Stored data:
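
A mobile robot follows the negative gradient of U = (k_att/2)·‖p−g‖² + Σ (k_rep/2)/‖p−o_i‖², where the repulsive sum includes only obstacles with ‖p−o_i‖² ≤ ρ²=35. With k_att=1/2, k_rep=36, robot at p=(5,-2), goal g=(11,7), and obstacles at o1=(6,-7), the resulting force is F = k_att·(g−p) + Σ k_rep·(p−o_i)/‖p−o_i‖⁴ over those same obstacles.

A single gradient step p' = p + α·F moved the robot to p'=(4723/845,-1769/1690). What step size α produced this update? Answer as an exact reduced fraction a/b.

α = 1/5

F_att = 1/2·(g−p) = 1/2·(6,9) = (3.0000,4.5000)
o1: d²=26 ≤ ρ²=35; F_rep = 36·(-1,5)/26² = (-0.0533,0.2663)
F = F_att + ΣF_rep = (2.9467,4.7663)
Δp = p'−p = (0.5893,0.9533); α = Δx/Fx = (498/845) / (498/169) = 1/5
check: Δy/Fy = (1611/1690) / (1611/338) = 1/5 ✓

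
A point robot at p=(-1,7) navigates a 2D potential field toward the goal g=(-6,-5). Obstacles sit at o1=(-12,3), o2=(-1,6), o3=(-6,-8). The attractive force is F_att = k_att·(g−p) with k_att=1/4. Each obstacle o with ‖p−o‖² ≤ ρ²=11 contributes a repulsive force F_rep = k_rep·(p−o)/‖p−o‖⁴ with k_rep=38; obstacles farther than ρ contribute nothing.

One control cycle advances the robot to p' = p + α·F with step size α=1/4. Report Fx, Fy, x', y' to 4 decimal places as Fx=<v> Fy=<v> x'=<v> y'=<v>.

Fx=-1.2500 Fy=35.0000 x'=-1.3125 y'=15.7500

F_att = 1/4·(g−p) = 1/4·(-5,-12) = (-1.2500,-3.0000)
o1: d²=137 > ρ²=11 → inactive
o2: d²=1 ≤ ρ²=11; F_rep = 38·(0,1)/1² = (0.0000,38.0000)
o3: d²=250 > ρ²=11 → inactive
F = F_att + ΣF_rep = (-1.2500,35.0000)
p' = p + 1/4·F = (-1.3125,15.7500)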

**What you need to do:** Line by line, reproduce the data exactly as given.

**Solution to this exercise:**
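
A mobile robot follows the negative gradient of U = (k_att/2)·‖p−g‖² + Σ (k_rep/2)/‖p−o_i‖², where the repulsive sum includes only obstacles with ‖p−o_i‖² ≤ ρ²=35. With k_att=1/2, k_rep=36, robot at p=(5,-2), goal g=(11,7), and obstacles at o1=(6,-7), the resulting force is F = k_att·(g−p) + Σ k_rep·(p−o_i)/‖p−o_i‖⁴ over those same obstacles.

A single gradient step p' = p + α·F moved the robot to p'=(4723/845,-1769/1690). What step size α produced this update? Answer as an exact reduced fraction a/b.

α = 1/5

F_att = 1/2·(g−p) = 1/2·(6,9) = (3.0000,4.5000)
o1: d²=26 ≤ ρ²=35; F_rep = 36·(-1,5)/26² = (-0.0533,0.2663)
F = F_att + ΣF_rep = (2.9467,4.7663)
Δp = p'−p = (0.5893,0.9533); α = Δx/Fx = (498/845) / (498/169) = 1/5
check: Δy/Fy = (1611/1690) / (1611/338) = 1/5 ✓

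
A point robot at p=(-1,7) navigates a 2D potential field toward the goal g=(-6,-5). Obstacles sit at o1=(-12,3), o2=(-1,6), o3=(-6,-8). The attractive force is F_att = k_att·(g−p) with k_att=1/4. Each obstacle o with ‖p−o‖² ≤ ρ²=11 contributes a repulsive force F_rep = k_rep·(p−o)/‖p−o‖⁴ with k_rep=38; obstacles farther than ρ contribute nothing.

One control cycle advances the robot to p' = p + α·F with step size α=1/4. Report Fx, Fy, x', y' to 4 decimal places as Fx=<v> Fy=<v> x'=<v> y'=<v>.

Fx=-1.2500 Fy=35.0000 x'=-1.3125 y'=15.7500

F_att = 1/4·(g−p) = 1/4·(-5,-12) = (-1.2500,-3.0000)
o1: d²=137 > ρ²=11 → inactive
o2: d²=1 ≤ ρ²=11; F_rep = 38·(0,1)/1² = (0.0000,38.0000)
o3: d²=250 > ρ²=11 → inactive
F = F_att + ΣF_rep = (-1.2500,35.0000)
p' = p + 1/4·F = (-1.3125,15.7500)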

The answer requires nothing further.